-- Data listing --

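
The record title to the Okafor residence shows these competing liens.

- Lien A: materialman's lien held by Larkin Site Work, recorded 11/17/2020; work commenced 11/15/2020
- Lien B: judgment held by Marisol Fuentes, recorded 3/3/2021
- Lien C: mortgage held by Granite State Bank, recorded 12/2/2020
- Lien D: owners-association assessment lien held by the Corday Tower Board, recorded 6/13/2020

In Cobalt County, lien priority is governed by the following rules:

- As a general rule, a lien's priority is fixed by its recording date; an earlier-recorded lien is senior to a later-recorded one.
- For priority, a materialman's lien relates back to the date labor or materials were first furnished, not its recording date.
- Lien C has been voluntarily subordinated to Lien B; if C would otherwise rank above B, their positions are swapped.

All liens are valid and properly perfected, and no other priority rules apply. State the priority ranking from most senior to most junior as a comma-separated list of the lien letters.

Effective dates after the stated exceptions: A relates back to 11/15/2020 (work commenced).
By effective date: D (6/13/2020), A (11/15/2020), C (12/2/2020), B (3/3/2021).
C is senior to B before the subordination, so the two trade places.

D, A, B, C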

-- Instructions to follow --
The lines to copy are those above that contain the string "recorded".

-- Written answer --
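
- Lien A: materialman's lien held by Larkin Site Work, recorded 11/17/2020; work commenced 11/15/2020
- Lien B: judgment held by Marisol Fuentes, recorded 3/3/2021
- Lien C: mortgage held by Granite State Bank, recorded 12/2/2020
- Lien D: owners-association assessment lien held by the Corday Tower Board, recorded 6/13/2020
- As a general rule, a lien's priority is fixed by its recording date; an earlier-recorded lien is senior to a later-recorded one.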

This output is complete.